Directions for this task> Search each line below for the word "sequence" and list those that contain it.

[Items from a dataset]
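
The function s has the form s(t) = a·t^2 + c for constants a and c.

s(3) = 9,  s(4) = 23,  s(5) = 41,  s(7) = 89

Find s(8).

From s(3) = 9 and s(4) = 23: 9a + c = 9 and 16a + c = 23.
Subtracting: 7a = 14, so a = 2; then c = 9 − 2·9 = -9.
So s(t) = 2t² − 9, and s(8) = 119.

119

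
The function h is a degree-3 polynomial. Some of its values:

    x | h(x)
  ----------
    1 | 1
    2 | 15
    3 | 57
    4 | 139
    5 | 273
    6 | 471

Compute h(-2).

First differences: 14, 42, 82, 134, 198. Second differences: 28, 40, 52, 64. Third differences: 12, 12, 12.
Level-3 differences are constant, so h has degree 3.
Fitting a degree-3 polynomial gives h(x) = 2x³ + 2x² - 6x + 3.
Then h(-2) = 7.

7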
...
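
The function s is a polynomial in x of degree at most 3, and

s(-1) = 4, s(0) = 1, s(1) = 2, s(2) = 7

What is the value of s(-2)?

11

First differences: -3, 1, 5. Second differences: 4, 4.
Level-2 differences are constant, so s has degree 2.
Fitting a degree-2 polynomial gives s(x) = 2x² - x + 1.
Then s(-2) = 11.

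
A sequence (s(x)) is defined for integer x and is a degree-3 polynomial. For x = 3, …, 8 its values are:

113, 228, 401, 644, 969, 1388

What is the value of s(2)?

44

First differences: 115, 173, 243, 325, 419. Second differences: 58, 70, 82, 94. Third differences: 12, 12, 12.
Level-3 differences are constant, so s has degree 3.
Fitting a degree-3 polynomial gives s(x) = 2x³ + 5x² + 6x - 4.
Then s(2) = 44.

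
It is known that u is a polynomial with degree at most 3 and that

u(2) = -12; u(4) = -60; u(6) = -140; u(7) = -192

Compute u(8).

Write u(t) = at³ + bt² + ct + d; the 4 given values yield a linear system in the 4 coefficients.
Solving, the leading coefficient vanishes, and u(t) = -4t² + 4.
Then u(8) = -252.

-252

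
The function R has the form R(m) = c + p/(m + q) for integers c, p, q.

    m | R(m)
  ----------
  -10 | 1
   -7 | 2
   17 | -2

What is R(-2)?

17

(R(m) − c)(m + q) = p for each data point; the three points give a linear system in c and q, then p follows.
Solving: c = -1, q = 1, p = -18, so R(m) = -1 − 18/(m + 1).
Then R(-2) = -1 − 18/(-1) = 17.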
...
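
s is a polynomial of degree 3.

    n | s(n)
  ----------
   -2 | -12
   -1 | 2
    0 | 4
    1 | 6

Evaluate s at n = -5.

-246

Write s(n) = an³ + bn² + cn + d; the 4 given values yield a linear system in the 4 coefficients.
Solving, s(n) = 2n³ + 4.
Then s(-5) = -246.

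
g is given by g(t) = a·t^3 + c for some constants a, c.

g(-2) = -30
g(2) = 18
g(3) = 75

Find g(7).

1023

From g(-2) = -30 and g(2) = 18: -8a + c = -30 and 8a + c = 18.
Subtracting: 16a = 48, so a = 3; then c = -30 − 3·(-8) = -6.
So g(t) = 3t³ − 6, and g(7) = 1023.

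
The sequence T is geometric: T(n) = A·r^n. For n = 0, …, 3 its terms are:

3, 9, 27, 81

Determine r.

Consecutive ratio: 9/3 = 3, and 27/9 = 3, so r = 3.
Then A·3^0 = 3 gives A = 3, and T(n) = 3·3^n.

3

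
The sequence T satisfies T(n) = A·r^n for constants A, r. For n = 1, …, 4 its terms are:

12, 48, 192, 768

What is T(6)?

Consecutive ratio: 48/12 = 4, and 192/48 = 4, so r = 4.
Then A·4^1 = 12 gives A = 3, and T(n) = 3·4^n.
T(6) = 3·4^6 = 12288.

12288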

Exercise answer>
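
A sequence (s(x)) is defined for integer x and is a degree-3 polynomial. For x = 3, …, 8 its values are:
The sequence T is geometric: T(n) = A·r^n. For n = 0, …, 3 its terms are:
The sequence T satisfies T(n) = A·r^n for constants A, r. For n = 1, …, 4 its terms are: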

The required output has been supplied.